> DATA FOR ANALYSIS:

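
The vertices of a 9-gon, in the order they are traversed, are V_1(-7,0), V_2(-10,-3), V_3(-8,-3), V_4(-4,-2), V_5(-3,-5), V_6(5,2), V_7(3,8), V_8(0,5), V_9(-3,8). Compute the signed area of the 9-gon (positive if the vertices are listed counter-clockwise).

92

Σ = (21) + (6) + (4) + (14) + (19) + (34) + (15) + (15) + (56) = 184
Signed area = Σ/2 = 92 (positive ⇒ counter-clockwise traversal).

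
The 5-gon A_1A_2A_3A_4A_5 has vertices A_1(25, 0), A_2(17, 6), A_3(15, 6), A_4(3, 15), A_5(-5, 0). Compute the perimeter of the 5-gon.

|A_1A_2| = √((-8)² + (6)²) = √100 = 10
|A_2A_3| = √((-2)² + (0)²) = √4 = 2
|A_3A_4| = √((-12)² + (9)²) = √225 = 15
|A_4A_5| = √((-8)² + (-15)²) = √289 = 17
|A_5A_1| = √((30)² + (0)²) = √900 = 30
Perimeter = 10 + 2 + 15 + 17 + 30 = 74.

74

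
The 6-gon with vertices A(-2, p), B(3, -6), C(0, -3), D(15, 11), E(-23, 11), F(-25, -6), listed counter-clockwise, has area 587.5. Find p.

The doubled signed area Σ (x_i y_{i+1} − x_{i+1} y_i) is linear in p.
With p=0 it equals 867; the coefficient of p is -28 (from the two edges through A).
So -28·p + 867 = 2·587.5 = 1175 ⇒ p = -11.

-11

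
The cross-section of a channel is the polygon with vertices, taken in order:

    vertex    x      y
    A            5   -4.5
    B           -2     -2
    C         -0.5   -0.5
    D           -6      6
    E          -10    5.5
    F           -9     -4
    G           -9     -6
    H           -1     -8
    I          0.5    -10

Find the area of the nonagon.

Apply the shoelace formula: 2A = Σ (x_i·y_{i+1} − x_{i+1}·y_i), indices taken mod 9.
A→B: (5)(-2) − (-2)(-4.5) = -19
B→C: (-2)(-0.5) − (-0.5)(-2) = 0
C→D: (-0.5)(6) − (-6)(-0.5) = -6
D→E: (-6)(5.5) − (-10)(6) = 27
E→F: (-10)(-4) − (-9)(5.5) = 89.5
F→G: (-9)(-6) − (-9)(-4) = 18
G→H: (-9)(-8) − (-1)(-6) = 66
H→I: (-1)(-10) − (0.5)(-8) = 14
I→A: (0.5)(-4.5) − (5)(-10) = 47.75
Σ = 237.25
Area = |Σ|/2 = 118.625.

118.625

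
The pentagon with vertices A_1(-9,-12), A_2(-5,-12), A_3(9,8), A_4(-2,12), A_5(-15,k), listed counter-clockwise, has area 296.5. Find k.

-1

Write out the shoelace sum; only the two edges meeting at A_5 involve k:
2·Area = [((-2)·k − (-15)·12) + ((-15)·(-12) − (-9)·k)] + 240
       = 7·k + 600 = 593
⇒ k = -1.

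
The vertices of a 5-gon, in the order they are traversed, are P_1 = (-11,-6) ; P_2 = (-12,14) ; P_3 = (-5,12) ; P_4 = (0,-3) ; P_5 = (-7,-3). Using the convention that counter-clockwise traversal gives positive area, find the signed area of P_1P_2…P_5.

-148.5

P_1→P_2: (-11)(14) − (-12)(-6) = -226
P_2→P_3: (-12)(12) − (-5)(14) = -74
P_3→P_4: (-5)(-3) − (0)(12) = 15
P_4→P_5: (0)(-3) − (-7)(-3) = -21
P_5→P_1: (-7)(-6) − (-11)(-3) = 9
Σ = -297
Signed area = Σ/2 = -148.5 (negative ⇒ clockwise traversal).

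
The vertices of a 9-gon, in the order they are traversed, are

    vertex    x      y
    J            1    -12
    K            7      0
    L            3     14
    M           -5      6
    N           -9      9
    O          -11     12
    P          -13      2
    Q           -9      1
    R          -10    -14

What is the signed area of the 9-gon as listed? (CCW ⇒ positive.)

Σ = (84) + (98) + (88) + (9) + (-9) + (134) + (5) + (136) + (134) = 679
Signed area = Σ/2 = 339.5 (positive ⇒ counter-clockwise traversal).

339.5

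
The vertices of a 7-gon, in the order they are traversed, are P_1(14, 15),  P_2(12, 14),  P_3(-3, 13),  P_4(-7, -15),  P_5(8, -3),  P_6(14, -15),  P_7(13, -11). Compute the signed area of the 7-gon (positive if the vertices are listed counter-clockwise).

Apply the shoelace (surveyor's) formula: 2A = Σ (x_i·y_{i+1} − x_{i+1}·y_i), indices taken mod 7.
Σ = (16) + (198) + (136) + (141) + (-78) + (41) + (349) = 803
Signed area = Σ/2 = 401.5 (positive ⇒ counter-clockwise traversal).

401.5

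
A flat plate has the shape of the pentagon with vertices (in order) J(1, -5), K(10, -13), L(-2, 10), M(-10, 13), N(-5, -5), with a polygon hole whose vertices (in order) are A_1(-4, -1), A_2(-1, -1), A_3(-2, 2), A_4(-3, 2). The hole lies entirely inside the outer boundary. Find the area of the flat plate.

159

Outer boundary:
Apply the shoelace formula: 2A = Σ (x_i·y_{i+1} − x_{i+1}·y_i), indices taken mod 5.
Σ = (37) + (74) + (74) + (115) + (30) = 330
Area = |Σ|/2 = 165.
Hole:
Apply the surveyor's formula: 2A = Σ (x_i·y_{i+1} − x_{i+1}·y_i), indices taken mod 4.
A_1→A_2: (-4)(-1) − (-1)(-1) = 3
A_2→A_3: (-1)(2) − (-2)(-1) = -4
A_3→A_4: (-2)(2) − (-3)(2) = 2
A_4→A_1: (-3)(-1) − (-4)(2) = 11
Σ = 12
Area = |Σ|/2 = 6.
Net area = 165 − 6 = 159.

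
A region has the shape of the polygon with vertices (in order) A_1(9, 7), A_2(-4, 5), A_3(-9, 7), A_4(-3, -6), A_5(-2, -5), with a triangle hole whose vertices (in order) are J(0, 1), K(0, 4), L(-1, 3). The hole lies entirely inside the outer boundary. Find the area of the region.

98

Outer boundary:
Apply Gauss's area formula: 2A = Σ (x_i·y_{i+1} − x_{i+1}·y_i), indices taken mod 5.
A_1→A_2: (9)(5) − (-4)(7) = 73
A_2→A_3: (-4)(7) − (-9)(5) = 17
A_3→A_4: (-9)(-6) − (-3)(7) = 75
A_4→A_5: (-3)(-5) − (-2)(-6) = 3
A_5→A_1: (-2)(7) − (9)(-5) = 31
Σ = 199
Area = |Σ|/2 = 99.5.
Hole:
Apply the shoelace formula: 2A = Σ (x_i·y_{i+1} − x_{i+1}·y_i), indices taken mod 3.
Σ = (0) + (4) + (-1) = 3
Area = |Σ|/2 = 1.5.
Net area = 99.5 − 1.5 = 98.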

> TASK GOAL: The reply must repeat all of the records precisely.

> SOLUTION TO THE PROBLEM:
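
The vertices of a 9-gon, in the order they are traversed, are V_1(-7,0), V_2(-10,-3), V_3(-8,-3), V_4(-4,-2), V_5(-3,-5), V_6(5,2), V_7(3,8), V_8(0,5), V_9(-3,8). Compute the signed area of the 9-gon (positive if the vertices are listed counter-clockwise).

92

Σ = (21) + (6) + (4) + (14) + (19) + (34) + (15) + (15) + (56) = 184
Signed area = Σ/2 = 92 (positive ⇒ counter-clockwise traversal).

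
The 5-gon A_1A_2A_3A_4A_5 has vertices A_1(25, 0), A_2(17, 6), A_3(15, 6), A_4(3, 15), A_5(-5, 0). Compute the perimeter of the 5-gon.

|A_1A_2| = √((-8)² + (6)²) = √100 = 10
|A_2A_3| = √((-2)² + (0)²) = √4 = 2
|A_3A_4| = √((-12)² + (9)²) = √225 = 15
|A_4A_5| = √((-8)² + (-15)²) = √289 = 17
|A_5A_1| = √((30)² + (0)²) = √900 = 30
Perimeter = 10 + 2 + 15 + 17 + 30 = 74.

74

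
The 6-gon with vertices A(-2, p), B(3, -6), C(0, -3), D(15, 11), E(-23, 11), F(-25, -6), listed counter-clockwise, has area 587.5. Find p.

The doubled signed area Σ (x_i y_{i+1} − x_{i+1} y_i) is linear in p.
With p=0 it equals 867; the coefficient of p is -28 (from the two edges through A).
So -28·p + 867 = 2·587.5 = 1175 ⇒ p = -11.

-11

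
The cross-section of a channel is the polygon with vertices, taken in order:

    vertex    x      y
    A            5   -4.5
    B           -2     -2
    C         -0.5   -0.5
    D           -6      6
    E          -10    5.5
    F           -9     -4
    G           -9     -6
    H           -1     -8
    I          0.5    -10

Find the area of the nonagon.

Apply the shoelace formula: 2A = Σ (x_i·y_{i+1} − x_{i+1}·y_i), indices taken mod 9.
A→B: (5)(-2) − (-2)(-4.5) = -19
B→C: (-2)(-0.5) − (-0.5)(-2) = 0
C→D: (-0.5)(6) − (-6)(-0.5) = -6
D→E: (-6)(5.5) − (-10)(6) = 27
E→F: (-10)(-4) − (-9)(5.5) = 89.5
F→G: (-9)(-6) − (-9)(-4) = 18
G→H: (-9)(-8) − (-1)(-6) = 66
H→I: (-1)(-10) − (0.5)(-8) = 14
I→A: (0.5)(-4.5) − (5)(-10) = 47.75
Σ = 237.25
Area = |Σ|/2 = 118.625.

118.625

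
The pentagon with vertices A_1(-9,-12), A_2(-5,-12), A_3(9,8), A_4(-2,12), A_5(-15,k), listed counter-clockwise, has area 296.5. Find k.

-1

Write out the shoelace sum; only the two edges meeting at A_5 involve k:
2·Area = [((-2)·k − (-15)·12) + ((-15)·(-12) − (-9)·k)] + 240
       = 7·k + 600 = 593
⇒ k = -1.

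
The vertices of a 5-gon, in the order they are traversed, are P_1 = (-11,-6) ; P_2 = (-12,14) ; P_3 = (-5,12) ; P_4 = (0,-3) ; P_5 = (-7,-3). Using the convention that counter-clockwise traversal gives positive area, find the signed area of P_1P_2…P_5.

-148.5

P_1→P_2: (-11)(14) − (-12)(-6) = -226
P_2→P_3: (-12)(12) − (-5)(14) = -74
P_3→P_4: (-5)(-3) − (0)(12) = 15
P_4→P_5: (0)(-3) − (-7)(-3) = -21
P_5→P_1: (-7)(-6) − (-11)(-3) = 9
Σ = -297
Signed area = Σ/2 = -148.5 (negative ⇒ clockwise traversal).

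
The vertices of a 9-gon, in the order they are traversed, are

    vertex    x      y
    J            1    -12
    K            7      0
    L            3     14
    M           -5      6
    N           -9      9
    O          -11     12
    P          -13      2
    Q           -9      1
    R          -10    -14

What is the signed area of the 9-gon as listed? (CCW ⇒ positive.)

Σ = (84) + (98) + (88) + (9) + (-9) + (134) + (5) + (136) + (134) = 679
Signed area = Σ/2 = 339.5 (positive ⇒ counter-clockwise traversal).

339.5

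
The vertices of a 7-gon, in the order they are traversed, are P_1(14, 15),  P_2(12, 14),  P_3(-3, 13),  P_4(-7, -15),  P_5(8, -3),  P_6(14, -15),  P_7(13, -11). Compute the signed area of the 7-gon (positive if the vertices are listed counter-clockwise).

Apply the shoelace (surveyor's) formula: 2A = Σ (x_i·y_{i+1} − x_{i+1}·y_i), indices taken mod 7.
Σ = (16) + (198) + (136) + (141) + (-78) + (41) + (349) = 803
Signed area = Σ/2 = 401.5 (positive ⇒ counter-clockwise traversal).

401.5

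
A flat plate has the shape of the pentagon with vertices (in order) J(1, -5), K(10, -13), L(-2, 10), M(-10, 13), N(-5, -5), with a polygon hole whose vertices (in order) are A_1(-4, -1), A_2(-1, -1), A_3(-2, 2), A_4(-3, 2). The hole lies entirely inside the outer boundary. Find the area of the flat plate.

159

Outer boundary:
Apply the shoelace formula: 2A = Σ (x_i·y_{i+1} − x_{i+1}·y_i), indices taken mod 5.
Σ = (37) + (74) + (74) + (115) + (30) = 330
Area = |Σ|/2 = 165.
Hole:
Apply the surveyor's formula: 2A = Σ (x_i·y_{i+1} − x_{i+1}·y_i), indices taken mod 4.
A_1→A_2: (-4)(-1) − (-1)(-1) = 3
A_2→A_3: (-1)(2) − (-2)(-1) = -4
A_3→A_4: (-2)(2) − (-3)(2) = 2
A_4→A_1: (-3)(-1) − (-4)(2) = 11
Σ = 12
Area = |Σ|/2 = 6.
Net area = 165 − 6 = 159.

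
A region has the shape of the polygon with vertices (in order) A_1(9, 7), A_2(-4, 5), A_3(-9, 7), A_4(-3, -6), A_5(-2, -5), with a triangle hole whose vertices (in order) are J(0, 1), K(0, 4), L(-1, 3). The hole lies entirely inside the outer boundary. Find the area of the region.

98

Outer boundary:
Apply Gauss's area formula: 2A = Σ (x_i·y_{i+1} − x_{i+1}·y_i), indices taken mod 5.
A_1→A_2: (9)(5) − (-4)(7) = 73
A_2→A_3: (-4)(7) − (-9)(5) = 17
A_3→A_4: (-9)(-6) − (-3)(7) = 75
A_4→A_5: (-3)(-5) − (-2)(-6) = 3
A_5→A_1: (-2)(7) − (9)(-5) = 31
Σ = 199
Area = |Σ|/2 = 99.5.
Hole:
Apply the shoelace formula: 2A = Σ (x_i·y_{i+1} − x_{i+1}·y_i), indices taken mod 3.
Σ = (0) + (4) + (-1) = 3
Area = |Σ|/2 = 1.5.
Net area = 99.5 − 1.5 = 98.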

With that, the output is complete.